## TASK PROMPT:
Each entry that follows should be written again verbatim.

(DATA SUPPLIED begins)

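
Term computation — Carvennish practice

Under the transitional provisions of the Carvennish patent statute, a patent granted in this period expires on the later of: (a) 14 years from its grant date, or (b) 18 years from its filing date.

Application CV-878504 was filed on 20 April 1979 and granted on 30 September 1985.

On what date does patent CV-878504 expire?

(a) grant + 14 years → 30 September 1999.
(b) filing + 18 years → 20 April 1997.
Later of the two: 30 September 1999.

September 30, 1999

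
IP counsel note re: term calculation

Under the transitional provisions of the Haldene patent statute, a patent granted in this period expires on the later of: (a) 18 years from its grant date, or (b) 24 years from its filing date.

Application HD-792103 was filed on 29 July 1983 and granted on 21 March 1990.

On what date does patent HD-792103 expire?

(a) grant + 18 years → 21 March 2008.
(b) filing + 24 years → 29 July 2007.
Later of the two: 21 March 2008.

March 21, 2008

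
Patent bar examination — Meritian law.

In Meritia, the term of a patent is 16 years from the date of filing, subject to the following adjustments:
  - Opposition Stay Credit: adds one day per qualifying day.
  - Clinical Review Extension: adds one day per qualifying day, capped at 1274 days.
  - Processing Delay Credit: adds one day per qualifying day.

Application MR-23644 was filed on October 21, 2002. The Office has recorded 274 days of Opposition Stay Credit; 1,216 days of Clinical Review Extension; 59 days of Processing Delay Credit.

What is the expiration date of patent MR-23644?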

(DATA SUPPLIED ends)

## EXERCISE SOLUTION:
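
Term computation — Carvennish practice

Under the transitional provisions of the Carvennish patent statute, a patent granted in this period expires on the later of: (a) 14 years from its grant date, or (b) 18 years from its filing date.

Application CV-878504 was filed on 20 April 1979 and granted on 30 September 1985.

On what date does patent CV-878504 expire?

(a) grant + 14 years → 30 September 1999.
(b) filing + 18 years → 20 April 1997.
Later of the two: 30 September 1999.

September 30, 1999

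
IP counsel note re: term calculation

Under the transitional provisions of the Haldene patent statute, a patent granted in this period expires on the later of: (a) 18 years from its grant date, or (b) 24 years from its filing date.

Application HD-792103 was filed on 29 July 1983 and granted on 21 March 1990.

On what date does patent HD-792103 expire?

(a) grant + 18 years → 21 March 2008.
(b) filing + 24 years → 29 July 2007.
Later of the two: 21 March 2008.

March 21, 2008

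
Patent bar examination — Meritian law.

In Meritia, the term of a patent is 16 years from the date of filing, subject to the following adjustments:
  - Opposition Stay Credit: adds one day per qualifying day.
  - Clinical Review Extension: adds one day per qualifying day, capped at 1274 days.
  - Processing Delay Credit: adds one day per qualifying day.

Application MR-23644 was filed on October 21, 2002. The Office has recorded 274 days of Opposition Stay Credit; 1,216 days of Clinical Review Extension; 59 days of Processing Delay Credit.

What is the expiration date of patent MR-23644?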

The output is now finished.